[Work required]
Begin at the line with "Given two sorted" and return each line through the final one of the listing below, exactly as written.
########################################
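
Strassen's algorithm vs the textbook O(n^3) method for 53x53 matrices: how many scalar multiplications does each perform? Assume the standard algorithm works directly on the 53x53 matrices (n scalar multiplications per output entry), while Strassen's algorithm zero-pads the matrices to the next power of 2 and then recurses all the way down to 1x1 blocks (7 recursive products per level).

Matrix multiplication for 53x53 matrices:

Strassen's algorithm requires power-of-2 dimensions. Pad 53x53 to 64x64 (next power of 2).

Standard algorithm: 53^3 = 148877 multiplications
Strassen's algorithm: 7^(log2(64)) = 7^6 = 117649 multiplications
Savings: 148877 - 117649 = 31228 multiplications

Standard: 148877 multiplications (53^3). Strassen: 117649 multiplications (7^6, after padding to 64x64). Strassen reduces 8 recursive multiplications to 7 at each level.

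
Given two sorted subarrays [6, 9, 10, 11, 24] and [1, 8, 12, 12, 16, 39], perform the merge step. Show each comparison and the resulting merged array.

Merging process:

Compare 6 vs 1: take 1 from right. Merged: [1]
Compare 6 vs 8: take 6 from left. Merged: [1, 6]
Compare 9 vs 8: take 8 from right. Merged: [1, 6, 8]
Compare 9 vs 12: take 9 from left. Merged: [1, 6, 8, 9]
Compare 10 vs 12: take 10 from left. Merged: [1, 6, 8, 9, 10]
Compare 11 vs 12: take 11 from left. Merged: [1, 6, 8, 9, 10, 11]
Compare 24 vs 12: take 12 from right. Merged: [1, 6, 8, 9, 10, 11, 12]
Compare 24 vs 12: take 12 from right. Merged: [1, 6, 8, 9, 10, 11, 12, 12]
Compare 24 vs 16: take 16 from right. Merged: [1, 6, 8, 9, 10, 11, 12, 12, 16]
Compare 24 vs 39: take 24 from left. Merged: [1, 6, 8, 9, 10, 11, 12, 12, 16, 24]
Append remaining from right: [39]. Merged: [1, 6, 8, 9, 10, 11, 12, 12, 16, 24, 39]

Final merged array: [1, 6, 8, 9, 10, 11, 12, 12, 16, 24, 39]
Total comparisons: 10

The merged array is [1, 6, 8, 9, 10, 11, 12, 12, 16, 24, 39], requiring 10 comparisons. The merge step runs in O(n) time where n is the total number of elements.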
########################################
[Written solution]
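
Given two sorted subarrays [6, 9, 10, 11, 24] and [1, 8, 12, 12, 16, 39], perform the merge step. Show each comparison and the resulting merged array.

Merging process:

Compare 6 vs 1: take 1 from right. Merged: [1]
Compare 6 vs 8: take 6 from left. Merged: [1, 6]
Compare 9 vs 8: take 8 from right. Merged: [1, 6, 8]
Compare 9 vs 12: take 9 from left. Merged: [1, 6, 8, 9]
Compare 10 vs 12: take 10 from left. Merged: [1, 6, 8, 9, 10]
Compare 11 vs 12: take 11 from left. Merged: [1, 6, 8, 9, 10, 11]
Compare 24 vs 12: take 12 from right. Merged: [1, 6, 8, 9, 10, 11, 12]
Compare 24 vs 12: take 12 from right. Merged: [1, 6, 8, 9, 10, 11, 12, 12]
Compare 24 vs 16: take 16 from right. Merged: [1, 6, 8, 9, 10, 11, 12, 12, 16]
Compare 24 vs 39: take 24 from left. Merged: [1, 6, 8, 9, 10, 11, 12, 12, 16, 24]
Append remaining from right: [39]. Merged: [1, 6, 8, 9, 10, 11, 12, 12, 16, 24, 39]

Final merged array: [1, 6, 8, 9, 10, 11, 12, 12, 16, 24, 39]
Total comparisons: 10

The merged array is [1, 6, 8, 9, 10, 11, 12, 12, 16, 24, 39], requiring 10 comparisons. The merge step runs in O(n) time where n is the total number of elements.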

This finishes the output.